→ SOURCE DATA
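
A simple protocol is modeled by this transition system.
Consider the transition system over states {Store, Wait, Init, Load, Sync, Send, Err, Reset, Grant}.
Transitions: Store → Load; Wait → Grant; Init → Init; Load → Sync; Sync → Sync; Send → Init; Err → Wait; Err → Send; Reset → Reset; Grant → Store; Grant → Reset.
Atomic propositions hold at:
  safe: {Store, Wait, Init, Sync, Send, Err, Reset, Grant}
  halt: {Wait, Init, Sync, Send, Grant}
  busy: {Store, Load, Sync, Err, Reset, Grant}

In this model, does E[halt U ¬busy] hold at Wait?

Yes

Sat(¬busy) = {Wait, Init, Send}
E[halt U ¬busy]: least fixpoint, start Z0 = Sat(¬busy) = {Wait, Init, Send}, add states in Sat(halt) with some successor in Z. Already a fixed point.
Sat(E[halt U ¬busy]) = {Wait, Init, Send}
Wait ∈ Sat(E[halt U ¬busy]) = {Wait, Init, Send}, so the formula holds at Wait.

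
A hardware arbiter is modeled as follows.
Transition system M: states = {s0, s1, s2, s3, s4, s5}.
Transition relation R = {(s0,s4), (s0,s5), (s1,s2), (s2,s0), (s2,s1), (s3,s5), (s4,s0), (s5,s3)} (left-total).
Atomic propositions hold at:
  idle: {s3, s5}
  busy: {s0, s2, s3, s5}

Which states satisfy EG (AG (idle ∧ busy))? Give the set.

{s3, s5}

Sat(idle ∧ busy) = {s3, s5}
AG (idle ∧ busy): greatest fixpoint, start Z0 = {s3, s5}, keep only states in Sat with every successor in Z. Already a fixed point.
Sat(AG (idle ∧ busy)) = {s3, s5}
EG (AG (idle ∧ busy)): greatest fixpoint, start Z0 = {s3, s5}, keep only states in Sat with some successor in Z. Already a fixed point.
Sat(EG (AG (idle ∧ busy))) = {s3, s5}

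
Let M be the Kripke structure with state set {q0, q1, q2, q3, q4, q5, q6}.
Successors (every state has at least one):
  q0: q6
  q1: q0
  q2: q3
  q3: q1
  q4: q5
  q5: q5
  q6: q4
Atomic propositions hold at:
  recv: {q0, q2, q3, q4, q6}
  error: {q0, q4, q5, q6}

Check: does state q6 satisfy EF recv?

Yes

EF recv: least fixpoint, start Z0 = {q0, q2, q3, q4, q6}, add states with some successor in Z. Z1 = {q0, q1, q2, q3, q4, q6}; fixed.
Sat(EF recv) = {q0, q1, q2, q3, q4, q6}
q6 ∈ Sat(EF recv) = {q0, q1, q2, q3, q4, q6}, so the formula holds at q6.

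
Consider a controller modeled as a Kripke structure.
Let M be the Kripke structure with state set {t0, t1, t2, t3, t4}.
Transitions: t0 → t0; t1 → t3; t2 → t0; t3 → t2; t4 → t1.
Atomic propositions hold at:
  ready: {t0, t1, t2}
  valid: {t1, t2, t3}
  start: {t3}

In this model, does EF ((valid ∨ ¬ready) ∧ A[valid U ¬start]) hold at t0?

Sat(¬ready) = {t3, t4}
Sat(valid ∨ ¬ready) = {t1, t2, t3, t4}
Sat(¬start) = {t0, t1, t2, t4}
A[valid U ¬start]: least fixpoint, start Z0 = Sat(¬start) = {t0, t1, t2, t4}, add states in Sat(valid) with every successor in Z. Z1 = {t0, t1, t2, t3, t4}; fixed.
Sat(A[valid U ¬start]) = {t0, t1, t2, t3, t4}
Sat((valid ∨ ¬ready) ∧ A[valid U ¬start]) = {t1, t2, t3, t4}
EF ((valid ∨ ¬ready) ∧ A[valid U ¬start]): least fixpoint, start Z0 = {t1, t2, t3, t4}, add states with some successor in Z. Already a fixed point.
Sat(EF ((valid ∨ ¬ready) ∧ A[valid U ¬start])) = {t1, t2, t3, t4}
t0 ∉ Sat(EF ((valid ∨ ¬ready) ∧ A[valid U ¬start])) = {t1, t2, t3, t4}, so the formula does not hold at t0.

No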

→ WHAT THE EXERCISE ASKS
Find the lines in the data that include "Sync", then copy each of them.

→ ANSWER SECTION
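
Consider the transition system over states {Store, Wait, Init, Load, Sync, Send, Err, Reset, Grant}.
Transitions: Store → Load; Wait → Grant; Init → Init; Load → Sync; Sync → Sync; Send → Init; Err → Wait; Err → Send; Reset → Reset; Grant → Store; Grant → Reset.
  safe: {Store, Wait, Init, Sync, Send, Err, Reset, Grant}
  halt: {Wait, Init, Sync, Send, Grant}
  busy: {Store, Load, Sync, Err, Reset, Grant}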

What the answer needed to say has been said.